-- WORKING DATA follows --

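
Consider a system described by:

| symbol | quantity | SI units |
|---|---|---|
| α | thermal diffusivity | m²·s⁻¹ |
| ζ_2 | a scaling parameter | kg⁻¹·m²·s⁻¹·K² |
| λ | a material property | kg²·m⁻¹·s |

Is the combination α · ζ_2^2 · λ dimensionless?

Sum the exponent of each base dimension across the product:
  M: [α]_M + 2·[ζ_2]_M + [λ]_M = (0) + 2·(-1) + (2) = 0
  L: [α]_L + 2·[ζ_2]_L + [λ]_L = (2) + 2·(2) + (-1) = 5
  T: [α]_T + 2·[ζ_2]_T + [λ]_T = (-1) + 2·(-1) + (1) = -2
  Θ: [α]_Θ + 2·[ζ_2]_Θ + [λ]_Θ = (0) + 2·(2) + (0) = 4
Net dimensions [L⁵ T⁻² Θ⁴] ≠ [1] — not dimensionless.

no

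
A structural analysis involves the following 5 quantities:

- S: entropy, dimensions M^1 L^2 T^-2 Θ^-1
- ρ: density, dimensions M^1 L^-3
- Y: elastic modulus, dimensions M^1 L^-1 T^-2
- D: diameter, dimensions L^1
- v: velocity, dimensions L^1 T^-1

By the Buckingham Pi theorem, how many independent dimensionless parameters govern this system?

There are 5 variables and 4 base dimensions (M, L, T, Θ).
The dimension matrix has rank 4.
Independent dimensionless groups: 5 − 4 = 1.

1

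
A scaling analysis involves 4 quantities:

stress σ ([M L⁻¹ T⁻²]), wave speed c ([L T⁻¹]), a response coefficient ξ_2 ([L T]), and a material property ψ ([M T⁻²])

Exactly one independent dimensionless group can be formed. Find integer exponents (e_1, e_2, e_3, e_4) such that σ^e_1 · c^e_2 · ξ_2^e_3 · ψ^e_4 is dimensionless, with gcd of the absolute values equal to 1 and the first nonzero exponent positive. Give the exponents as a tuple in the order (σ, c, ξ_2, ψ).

(2, 1, 1, -2)

M: e_1·(1) + e_2·(0) + e_3·(0) + e_4·(1) = 0
L: e_1·(-1) + e_2·(1) + e_3·(1) + e_4·(0) = 0
T: e_1·(-2) + e_2·(-1) + e_3·(1) + e_4·(-2) = 0
Solving this homogeneous linear system for the smallest-integer solution (first nonzero entry positive) gives (2, 1, 1, -2).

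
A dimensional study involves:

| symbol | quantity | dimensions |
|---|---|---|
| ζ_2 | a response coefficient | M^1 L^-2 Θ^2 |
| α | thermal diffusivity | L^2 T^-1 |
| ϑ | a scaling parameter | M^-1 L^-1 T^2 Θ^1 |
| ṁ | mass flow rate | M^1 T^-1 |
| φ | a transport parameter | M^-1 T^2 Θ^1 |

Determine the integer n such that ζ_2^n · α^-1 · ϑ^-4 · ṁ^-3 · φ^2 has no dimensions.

Balance the M exponent: (1)·n from ζ_2, plus −(0) − 4·(-1) − 3·(1) + 2·(-1) = -1 from the rest, must sum to zero.
n − 1 = 0, so n = 1.

1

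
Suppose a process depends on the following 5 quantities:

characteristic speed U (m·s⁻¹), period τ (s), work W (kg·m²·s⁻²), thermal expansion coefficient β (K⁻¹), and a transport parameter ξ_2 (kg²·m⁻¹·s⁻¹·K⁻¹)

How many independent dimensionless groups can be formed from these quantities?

1

There are 5 variables and 4 base dimensions (M, L, T, Θ).
The dimension matrix has rank 4.
Independent dimensionless groups: 5 − 4 = 1.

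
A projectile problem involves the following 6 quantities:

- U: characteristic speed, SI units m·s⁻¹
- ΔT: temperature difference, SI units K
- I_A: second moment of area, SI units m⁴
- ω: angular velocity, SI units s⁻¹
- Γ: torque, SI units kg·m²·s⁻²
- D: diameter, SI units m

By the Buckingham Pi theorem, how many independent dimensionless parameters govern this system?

There are 6 variables and 4 base dimensions (M, L, T, Θ).
The dimension matrix has rank 4.
Independent dimensionless groups: 6 − 4 = 2.

2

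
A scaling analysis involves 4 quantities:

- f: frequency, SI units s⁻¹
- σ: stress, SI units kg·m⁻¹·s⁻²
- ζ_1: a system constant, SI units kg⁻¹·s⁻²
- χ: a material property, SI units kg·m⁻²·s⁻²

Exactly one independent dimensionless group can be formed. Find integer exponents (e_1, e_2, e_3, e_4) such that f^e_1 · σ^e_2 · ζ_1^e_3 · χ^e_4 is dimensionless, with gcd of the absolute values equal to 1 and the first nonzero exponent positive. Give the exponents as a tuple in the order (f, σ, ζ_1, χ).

M: e_1·(0) + e_2·(1) + e_3·(-1) + e_4·(1) = 0
L: e_1·(0) + e_2·(-1) + e_3·(0) + e_4·(-2) = 0
T: e_1·(-1) + e_2·(-2) + e_3·(-2) + e_4·(-2) = 0
Solving this homogeneous linear system for the smallest-integer solution (first nonzero entry positive) gives (4, -2, -1, 1).

(4, -2, -1, 1)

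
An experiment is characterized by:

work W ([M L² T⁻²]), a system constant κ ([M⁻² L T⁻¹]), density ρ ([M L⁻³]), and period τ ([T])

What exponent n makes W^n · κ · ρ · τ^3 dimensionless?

1

Balance the M exponent: (1)·n from W, plus (-2) + (1) + 3·(0) = -1 from the rest, must sum to zero.
n − 1 = 0, so n = 1.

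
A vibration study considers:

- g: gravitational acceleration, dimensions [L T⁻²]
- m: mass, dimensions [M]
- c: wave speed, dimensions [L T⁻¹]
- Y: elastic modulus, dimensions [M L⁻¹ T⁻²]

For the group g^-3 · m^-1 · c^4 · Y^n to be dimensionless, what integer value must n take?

1

Balance the M exponent: (1)·n from Y, plus −3·(0) − (1) + 4·(0) = -1 from the rest, must sum to zero.
n − 1 = 0, so n = 1.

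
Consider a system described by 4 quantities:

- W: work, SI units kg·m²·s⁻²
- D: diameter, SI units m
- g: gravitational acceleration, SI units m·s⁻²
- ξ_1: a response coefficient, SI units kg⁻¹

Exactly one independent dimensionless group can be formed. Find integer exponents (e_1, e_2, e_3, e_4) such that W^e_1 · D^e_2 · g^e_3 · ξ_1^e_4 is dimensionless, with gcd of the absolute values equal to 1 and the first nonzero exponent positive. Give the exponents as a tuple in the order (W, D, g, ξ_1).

(1, -1, -1, 1)

M: e_1·(1) + e_2·(0) + e_3·(0) + e_4·(-1) = 0
L: e_1·(2) + e_2·(1) + e_3·(1) + e_4·(0) = 0
T: e_1·(-2) + e_2·(0) + e_3·(-2) + e_4·(0) = 0
Solving this homogeneous linear system for the smallest-integer solution (first nonzero entry positive) gives (1, -1, -1, 1).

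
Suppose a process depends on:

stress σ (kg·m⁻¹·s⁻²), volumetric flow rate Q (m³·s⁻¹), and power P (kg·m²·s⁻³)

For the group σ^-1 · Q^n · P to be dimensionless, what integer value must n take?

Balance the L exponent: (3)·n from Q, plus −(-1) + (2) = 3 from the rest, must sum to zero.
3n + 3 = 0, so n = -1.

-1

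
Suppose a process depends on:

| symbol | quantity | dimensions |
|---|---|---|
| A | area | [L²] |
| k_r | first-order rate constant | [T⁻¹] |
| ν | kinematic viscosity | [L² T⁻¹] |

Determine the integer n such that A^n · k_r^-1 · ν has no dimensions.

Balance the L exponent: (2)·n from A, plus −(0) + (2) = 2 from the rest, must sum to zero.
2n + 2 = 0, so n = -1.

-1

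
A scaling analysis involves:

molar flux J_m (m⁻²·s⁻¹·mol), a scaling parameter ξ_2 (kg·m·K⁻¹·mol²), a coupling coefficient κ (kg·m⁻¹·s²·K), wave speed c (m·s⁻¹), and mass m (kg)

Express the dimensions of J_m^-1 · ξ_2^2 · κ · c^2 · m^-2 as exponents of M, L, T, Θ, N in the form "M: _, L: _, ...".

Collect each base-dimension exponent across the product:
  M: −(0) + 2·(1) + (1) + 2·(0) − 2·(1) = 1
  L: −(-2) + 2·(1) + (-1) + 2·(1) − 2·(0) = 5
  T: −(-1) + 2·(0) + (2) + 2·(-1) − 2·(0) = 1
  Θ: −(0) + 2·(-1) + (1) + 2·(0) − 2·(0) = -1
  N: −(1) + 2·(2) + (0) + 2·(0) − 2·(0) = 3
So the dimensions are [M L⁵ T Θ⁻¹ N³].

M: 1, L: 5, T: 1, Θ: -1, N: 3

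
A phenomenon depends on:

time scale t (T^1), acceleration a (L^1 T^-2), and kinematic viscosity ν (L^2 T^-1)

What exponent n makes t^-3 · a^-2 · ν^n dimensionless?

Balance the L exponent: (2)·n from ν, plus −3·(0) − 2·(1) = -2 from the rest, must sum to zero.
2n − 2 = 0, so n = 1.

1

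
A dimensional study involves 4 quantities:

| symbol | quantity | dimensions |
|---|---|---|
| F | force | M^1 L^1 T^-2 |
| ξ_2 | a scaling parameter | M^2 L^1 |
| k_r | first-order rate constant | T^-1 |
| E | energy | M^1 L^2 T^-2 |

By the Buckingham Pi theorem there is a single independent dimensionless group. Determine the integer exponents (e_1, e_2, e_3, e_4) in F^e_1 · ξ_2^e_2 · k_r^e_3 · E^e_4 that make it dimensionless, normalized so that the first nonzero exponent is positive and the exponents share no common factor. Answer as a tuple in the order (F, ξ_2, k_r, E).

M: e_1·(1) + e_2·(2) + e_3·(0) + e_4·(1) = 0
L: e_1·(1) + e_2·(1) + e_3·(0) + e_4·(2) = 0
T: e_1·(-2) + e_2·(0) + e_3·(-1) + e_4·(-2) = 0
Solving this homogeneous linear system for the smallest-integer solution (first nonzero entry positive) gives (3, -1, -4, -1).

(3, -1, -4, -1)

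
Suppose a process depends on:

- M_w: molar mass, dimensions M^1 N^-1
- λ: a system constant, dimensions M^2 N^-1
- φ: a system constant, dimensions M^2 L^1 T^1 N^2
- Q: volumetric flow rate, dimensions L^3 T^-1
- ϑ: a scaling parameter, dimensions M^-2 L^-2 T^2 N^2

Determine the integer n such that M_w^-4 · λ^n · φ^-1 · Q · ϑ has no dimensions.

Balance the M exponent: (2)·n from λ, plus −4·(1) − (2) + (0) + (-2) = -8 from the rest, must sum to zero.
2n − 8 = 0, so n = 4.

4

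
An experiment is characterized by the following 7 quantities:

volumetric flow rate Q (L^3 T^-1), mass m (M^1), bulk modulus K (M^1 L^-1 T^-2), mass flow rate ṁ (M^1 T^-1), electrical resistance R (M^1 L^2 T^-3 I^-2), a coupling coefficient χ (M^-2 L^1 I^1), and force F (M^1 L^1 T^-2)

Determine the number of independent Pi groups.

There are 7 variables and 4 base dimensions (M, L, T, I).
The dimension matrix has rank 4.
Independent dimensionless groups: 7 − 4 = 3.

3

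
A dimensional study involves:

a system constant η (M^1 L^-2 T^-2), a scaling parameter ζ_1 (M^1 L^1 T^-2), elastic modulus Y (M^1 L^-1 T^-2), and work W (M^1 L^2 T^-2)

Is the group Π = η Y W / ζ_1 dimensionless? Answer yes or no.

Sum the exponent of each base dimension across the product:
  M: [η]_M − [ζ_1]_M + [Y]_M + [W]_M = (1) − (1) + (1) + (1) = 2
  L: [η]_L − [ζ_1]_L + [Y]_L + [W]_L = (-2) − (1) + (-1) + (2) = -2
  T: [η]_T − [ζ_1]_T + [Y]_T + [W]_T = (-2) − (-2) + (-2) + (-2) = -4
Net dimensions [M² L⁻² T⁻⁴] ≠ [1] — not dimensionless.

no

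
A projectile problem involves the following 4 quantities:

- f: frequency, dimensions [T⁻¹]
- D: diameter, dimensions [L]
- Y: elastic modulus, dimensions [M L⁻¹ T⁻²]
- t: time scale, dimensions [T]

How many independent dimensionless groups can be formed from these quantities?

There are 4 variables and 3 base dimensions (M, L, T).
The dimension matrix has rank 3.
Independent dimensionless groups: 4 − 3 = 1.

1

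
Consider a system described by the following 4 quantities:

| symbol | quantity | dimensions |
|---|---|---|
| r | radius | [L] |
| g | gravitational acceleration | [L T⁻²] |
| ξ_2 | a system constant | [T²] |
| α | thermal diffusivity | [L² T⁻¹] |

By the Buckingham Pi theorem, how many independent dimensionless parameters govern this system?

There are 4 variables and 2 base dimensions (L, T).
The dimension matrix has rank 2.
Independent dimensionless groups: 4 − 2 = 2.

2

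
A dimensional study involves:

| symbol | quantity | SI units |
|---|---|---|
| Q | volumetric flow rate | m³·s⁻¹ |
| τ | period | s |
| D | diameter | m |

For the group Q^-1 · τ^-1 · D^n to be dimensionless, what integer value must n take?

Balance the L exponent: (1)·n from D, plus −(3) − (0) = -3 from the rest, must sum to zero.
n − 3 = 0, so n = 3.

3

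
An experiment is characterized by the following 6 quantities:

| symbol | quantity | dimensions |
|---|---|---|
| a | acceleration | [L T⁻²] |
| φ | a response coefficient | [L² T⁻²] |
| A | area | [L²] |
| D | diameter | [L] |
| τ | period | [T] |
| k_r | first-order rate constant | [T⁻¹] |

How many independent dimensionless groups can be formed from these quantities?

There are 6 variables and 2 base dimensions (L, T).
The dimension matrix has rank 2.
Independent dimensionless groups: 6 − 2 = 4.

4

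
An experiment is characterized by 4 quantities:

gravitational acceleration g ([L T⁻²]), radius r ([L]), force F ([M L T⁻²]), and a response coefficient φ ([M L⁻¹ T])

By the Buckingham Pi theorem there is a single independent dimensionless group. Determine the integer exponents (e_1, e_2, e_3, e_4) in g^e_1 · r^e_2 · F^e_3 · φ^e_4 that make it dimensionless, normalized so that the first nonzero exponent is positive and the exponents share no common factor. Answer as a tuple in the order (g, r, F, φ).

M: e_1·(0) + e_2·(0) + e_3·(1) + e_4·(1) = 0
L: e_1·(1) + e_2·(1) + e_3·(1) + e_4·(-1) = 0
T: e_1·(-2) + e_2·(0) + e_3·(-2) + e_4·(1) = 0
Solving this homogeneous linear system for the smallest-integer solution (first nonzero entry positive) gives (3, 1, -2, 2).

(3, 1, -2, 2)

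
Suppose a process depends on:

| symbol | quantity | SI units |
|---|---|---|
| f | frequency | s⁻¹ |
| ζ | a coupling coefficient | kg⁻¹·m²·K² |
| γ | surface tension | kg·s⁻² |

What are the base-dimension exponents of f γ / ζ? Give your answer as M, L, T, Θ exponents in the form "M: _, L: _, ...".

Collect each base-dimension exponent across the product:
  M: (0) − (-1) + (1) = 2
  L: (0) − (2) + (0) = -2
  T: (-1) − (0) + (-2) = -3
  Θ: (0) − (2) + (0) = -2
So the dimensions are [M² L⁻² T⁻³ Θ⁻²].

M: 2, L: -2, T: -3, Θ: -2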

-- WORKING DATA concluded --

■ AIM OF THE EXERCISE: Give back exactly the lines above starting at the line where "Suppose a process depends on the" appears and ending at the line where "- U: characteristic speed, SI units m·s⁻¹" appears, both included, with no other lines.

■ EXERCISE ANSWER:
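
Suppose a process depends on the following 5 quantities:

characteristic speed U (m·s⁻¹), period τ (s), work W (kg·m²·s⁻²), thermal expansion coefficient β (K⁻¹), and a transport parameter ξ_2 (kg²·m⁻¹·s⁻¹·K⁻¹)

How many independent dimensionless groups can be formed from these quantities?

1

There are 5 variables and 4 base dimensions (M, L, T, Θ).
The dimension matrix has rank 4.
Independent dimensionless groups: 5 − 4 = 1.

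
A projectile problem involves the following 6 quantities:

- U: characteristic speed, SI units m·s⁻¹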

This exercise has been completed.